* [WORK TO BE COMPLETED]
Give an exact copy of every entry.

* [INPUT DATA]
◇ ◇ ◇ ◇ ◇ ◇ ◇

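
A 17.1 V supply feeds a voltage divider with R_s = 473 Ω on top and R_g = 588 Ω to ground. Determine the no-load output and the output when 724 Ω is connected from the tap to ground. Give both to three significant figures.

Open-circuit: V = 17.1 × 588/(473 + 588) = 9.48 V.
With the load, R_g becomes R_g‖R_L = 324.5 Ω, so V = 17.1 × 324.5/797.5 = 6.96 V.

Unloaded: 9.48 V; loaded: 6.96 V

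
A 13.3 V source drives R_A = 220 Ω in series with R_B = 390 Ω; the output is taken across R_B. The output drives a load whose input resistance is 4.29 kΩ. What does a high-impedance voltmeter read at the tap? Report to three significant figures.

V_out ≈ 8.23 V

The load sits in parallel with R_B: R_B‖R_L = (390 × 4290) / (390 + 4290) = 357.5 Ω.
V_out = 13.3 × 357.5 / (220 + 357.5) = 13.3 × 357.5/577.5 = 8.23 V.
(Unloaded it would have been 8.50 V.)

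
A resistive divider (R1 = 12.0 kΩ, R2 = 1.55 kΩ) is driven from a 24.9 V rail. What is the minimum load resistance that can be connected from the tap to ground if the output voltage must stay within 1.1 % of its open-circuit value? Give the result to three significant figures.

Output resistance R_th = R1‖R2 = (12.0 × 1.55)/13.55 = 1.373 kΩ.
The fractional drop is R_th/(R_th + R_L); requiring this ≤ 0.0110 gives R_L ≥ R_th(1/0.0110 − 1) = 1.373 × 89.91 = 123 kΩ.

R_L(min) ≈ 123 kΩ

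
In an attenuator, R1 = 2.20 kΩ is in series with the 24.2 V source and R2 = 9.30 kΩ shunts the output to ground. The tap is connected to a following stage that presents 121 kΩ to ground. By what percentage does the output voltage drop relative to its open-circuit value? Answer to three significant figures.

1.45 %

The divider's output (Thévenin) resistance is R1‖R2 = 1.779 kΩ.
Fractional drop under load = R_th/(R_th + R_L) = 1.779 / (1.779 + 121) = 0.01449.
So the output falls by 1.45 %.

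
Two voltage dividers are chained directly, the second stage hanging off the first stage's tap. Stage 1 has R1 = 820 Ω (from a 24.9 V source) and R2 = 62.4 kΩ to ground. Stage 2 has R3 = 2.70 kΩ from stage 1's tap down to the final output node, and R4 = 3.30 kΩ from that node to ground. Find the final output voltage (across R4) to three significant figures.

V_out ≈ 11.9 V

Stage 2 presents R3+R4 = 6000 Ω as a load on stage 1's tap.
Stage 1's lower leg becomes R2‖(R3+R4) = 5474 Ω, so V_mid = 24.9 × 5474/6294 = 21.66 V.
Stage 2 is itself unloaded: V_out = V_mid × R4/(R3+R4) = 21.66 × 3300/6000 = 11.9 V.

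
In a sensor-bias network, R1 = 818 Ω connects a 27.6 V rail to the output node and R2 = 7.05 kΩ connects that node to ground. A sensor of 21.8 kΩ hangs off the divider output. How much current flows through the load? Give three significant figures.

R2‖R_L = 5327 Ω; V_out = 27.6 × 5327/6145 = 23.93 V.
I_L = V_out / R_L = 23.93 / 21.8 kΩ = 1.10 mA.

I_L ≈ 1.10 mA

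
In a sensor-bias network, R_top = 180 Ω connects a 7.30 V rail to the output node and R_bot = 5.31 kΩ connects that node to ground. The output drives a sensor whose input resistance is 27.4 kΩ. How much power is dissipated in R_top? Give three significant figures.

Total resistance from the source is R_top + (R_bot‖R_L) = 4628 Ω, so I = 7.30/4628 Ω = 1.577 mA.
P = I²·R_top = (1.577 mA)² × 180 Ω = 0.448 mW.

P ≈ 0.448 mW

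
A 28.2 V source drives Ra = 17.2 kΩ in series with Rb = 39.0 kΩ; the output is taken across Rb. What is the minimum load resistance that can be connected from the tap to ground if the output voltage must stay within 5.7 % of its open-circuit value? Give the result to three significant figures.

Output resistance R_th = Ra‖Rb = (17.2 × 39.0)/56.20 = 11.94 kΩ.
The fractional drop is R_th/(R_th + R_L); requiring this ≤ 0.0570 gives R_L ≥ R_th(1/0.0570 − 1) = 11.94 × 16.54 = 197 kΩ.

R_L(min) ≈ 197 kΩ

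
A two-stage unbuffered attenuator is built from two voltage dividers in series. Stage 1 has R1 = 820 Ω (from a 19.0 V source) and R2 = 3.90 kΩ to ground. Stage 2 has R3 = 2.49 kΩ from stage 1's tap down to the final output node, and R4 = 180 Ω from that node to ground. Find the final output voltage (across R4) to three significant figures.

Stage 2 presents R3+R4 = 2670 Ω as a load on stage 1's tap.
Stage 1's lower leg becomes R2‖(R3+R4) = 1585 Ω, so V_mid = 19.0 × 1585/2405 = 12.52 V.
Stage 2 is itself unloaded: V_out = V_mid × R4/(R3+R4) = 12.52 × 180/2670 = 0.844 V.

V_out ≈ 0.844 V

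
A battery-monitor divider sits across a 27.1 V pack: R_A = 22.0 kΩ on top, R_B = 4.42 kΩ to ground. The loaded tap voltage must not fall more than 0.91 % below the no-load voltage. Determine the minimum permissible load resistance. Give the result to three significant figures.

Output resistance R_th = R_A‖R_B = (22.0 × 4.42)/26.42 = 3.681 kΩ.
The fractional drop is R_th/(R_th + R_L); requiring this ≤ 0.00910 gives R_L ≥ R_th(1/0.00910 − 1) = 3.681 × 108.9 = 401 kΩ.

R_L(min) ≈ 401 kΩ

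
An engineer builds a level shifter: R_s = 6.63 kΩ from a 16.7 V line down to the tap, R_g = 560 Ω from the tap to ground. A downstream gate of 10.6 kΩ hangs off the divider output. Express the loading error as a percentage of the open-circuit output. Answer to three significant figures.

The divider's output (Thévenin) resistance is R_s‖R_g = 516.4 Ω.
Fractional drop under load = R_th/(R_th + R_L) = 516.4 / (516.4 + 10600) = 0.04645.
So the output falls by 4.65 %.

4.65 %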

◇ ◇ ◇ ◇ ◇ ◇ ◇

* [EXPECTED OUTPUT]
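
A 17.1 V supply feeds a voltage divider with R_s = 473 Ω on top and R_g = 588 Ω to ground. Determine the no-load output and the output when 724 Ω is connected from the tap to ground. Give both to three significant figures.

Open-circuit: V = 17.1 × 588/(473 + 588) = 9.48 V.
With the load, R_g becomes R_g‖R_L = 324.5 Ω, so V = 17.1 × 324.5/797.5 = 6.96 V.

Unloaded: 9.48 V; loaded: 6.96 V

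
A 13.3 V source drives R_A = 220 Ω in series with R_B = 390 Ω; the output is taken across R_B. The output drives a load whose input resistance is 4.29 kΩ. What does a high-impedance voltmeter read at the tap? Report to three significant figures.

V_out ≈ 8.23 V

The load sits in parallel with R_B: R_B‖R_L = (390 × 4290) / (390 + 4290) = 357.5 Ω.
V_out = 13.3 × 357.5 / (220 + 357.5) = 13.3 × 357.5/577.5 = 8.23 V.
(Unloaded it would have been 8.50 V.)

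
A resistive divider (R1 = 12.0 kΩ, R2 = 1.55 kΩ) is driven from a 24.9 V rail. What is the minimum load resistance that can be connected from the tap to ground if the output voltage must stay within 1.1 % of its open-circuit value? Give the result to three significant figures.

Output resistance R_th = R1‖R2 = (12.0 × 1.55)/13.55 = 1.373 kΩ.
The fractional drop is R_th/(R_th + R_L); requiring this ≤ 0.0110 gives R_L ≥ R_th(1/0.0110 − 1) = 1.373 × 89.91 = 123 kΩ.

R_L(min) ≈ 123 kΩ

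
In an attenuator, R1 = 2.20 kΩ is in series with the 24.2 V source and R2 = 9.30 kΩ shunts the output to ground. The tap is connected to a following stage that presents 121 kΩ to ground. By what percentage does the output voltage drop relative to its open-circuit value? Answer to three significant figures.

1.45 %

The divider's output (Thévenin) resistance is R1‖R2 = 1.779 kΩ.
Fractional drop under load = R_th/(R_th + R_L) = 1.779 / (1.779 + 121) = 0.01449.
So the output falls by 1.45 %.

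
Two voltage dividers are chained directly, the second stage hanging off the first stage's tap. Stage 1 has R1 = 820 Ω (from a 24.9 V source) and R2 = 62.4 kΩ to ground. Stage 2 has R3 = 2.70 kΩ from stage 1's tap down to the final output node, and R4 = 3.30 kΩ from that node to ground. Find the final output voltage (across R4) to three significant figures.

V_out ≈ 11.9 V

Stage 2 presents R3+R4 = 6000 Ω as a load on stage 1's tap.
Stage 1's lower leg becomes R2‖(R3+R4) = 5474 Ω, so V_mid = 24.9 × 5474/6294 = 21.66 V.
Stage 2 is itself unloaded: V_out = V_mid × R4/(R3+R4) = 21.66 × 3300/6000 = 11.9 V.

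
In a sensor-bias network, R1 = 818 Ω connects a 27.6 V rail to the output node and R2 = 7.05 kΩ connects that node to ground. A sensor of 21.8 kΩ hangs off the divider output. How much current flows through the load? Give three significant figures.

R2‖R_L = 5327 Ω; V_out = 27.6 × 5327/6145 = 23.93 V.
I_L = V_out / R_L = 23.93 / 21.8 kΩ = 1.10 mA.

I_L ≈ 1.10 mA

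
In a sensor-bias network, R_top = 180 Ω connects a 7.30 V rail to the output node and R_bot = 5.31 kΩ connects that node to ground. The output drives a sensor whose input resistance is 27.4 kΩ. How much power is dissipated in R_top? Give three significant figures.

Total resistance from the source is R_top + (R_bot‖R_L) = 4628 Ω, so I = 7.30/4628 Ω = 1.577 mA.
P = I²·R_top = (1.577 mA)² × 180 Ω = 0.448 mW.

P ≈ 0.448 mW

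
A 28.2 V source drives Ra = 17.2 kΩ in series with Rb = 39.0 kΩ; the output is taken across Rb. What is the minimum load resistance that can be connected from the tap to ground if the output voltage must stay within 5.7 % of its open-circuit value? Give the result to three significant figures.

Output resistance R_th = Ra‖Rb = (17.2 × 39.0)/56.20 = 11.94 kΩ.
The fractional drop is R_th/(R_th + R_L); requiring this ≤ 0.0570 gives R_L ≥ R_th(1/0.0570 − 1) = 11.94 × 16.54 = 197 kΩ.

R_L(min) ≈ 197 kΩ

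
A two-stage unbuffered attenuator is built from two voltage dividers in series. Stage 1 has R1 = 820 Ω (from a 19.0 V source) and R2 = 3.90 kΩ to ground. Stage 2 has R3 = 2.49 kΩ from stage 1's tap down to the final output node, and R4 = 180 Ω from that node to ground. Find the final output voltage (across R4) to three significant figures.

Stage 2 presents R3+R4 = 2670 Ω as a load on stage 1's tap.
Stage 1's lower leg becomes R2‖(R3+R4) = 1585 Ω, so V_mid = 19.0 × 1585/2405 = 12.52 V.
Stage 2 is itself unloaded: V_out = V_mid × R4/(R3+R4) = 12.52 × 180/2670 = 0.844 V.

V_out ≈ 0.844 V

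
A battery-monitor divider sits across a 27.1 V pack: R_A = 22.0 kΩ on top, R_B = 4.42 kΩ to ground. The loaded tap voltage must not fall more than 0.91 % below the no-load voltage. Determine the minimum permissible load resistance. Give the result to three significant figures.

Output resistance R_th = R_A‖R_B = (22.0 × 4.42)/26.42 = 3.681 kΩ.
The fractional drop is R_th/(R_th + R_L); requiring this ≤ 0.00910 gives R_L ≥ R_th(1/0.00910 − 1) = 3.681 × 108.9 = 401 kΩ.

R_L(min) ≈ 401 kΩ

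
An engineer builds a level shifter: R_s = 6.63 kΩ from a 16.7 V line down to the tap, R_g = 560 Ω from the tap to ground. A downstream gate of 10.6 kΩ hangs off the divider output. Express the loading error as a percentage of the open-circuit output. Answer to three significant figures.

The divider's output (Thévenin) resistance is R_s‖R_g = 516.4 Ω.
Fractional drop under load = R_th/(R_th + R_L) = 516.4 / (516.4 + 10600) = 0.04645.
So the output falls by 4.65 %.

4.65 %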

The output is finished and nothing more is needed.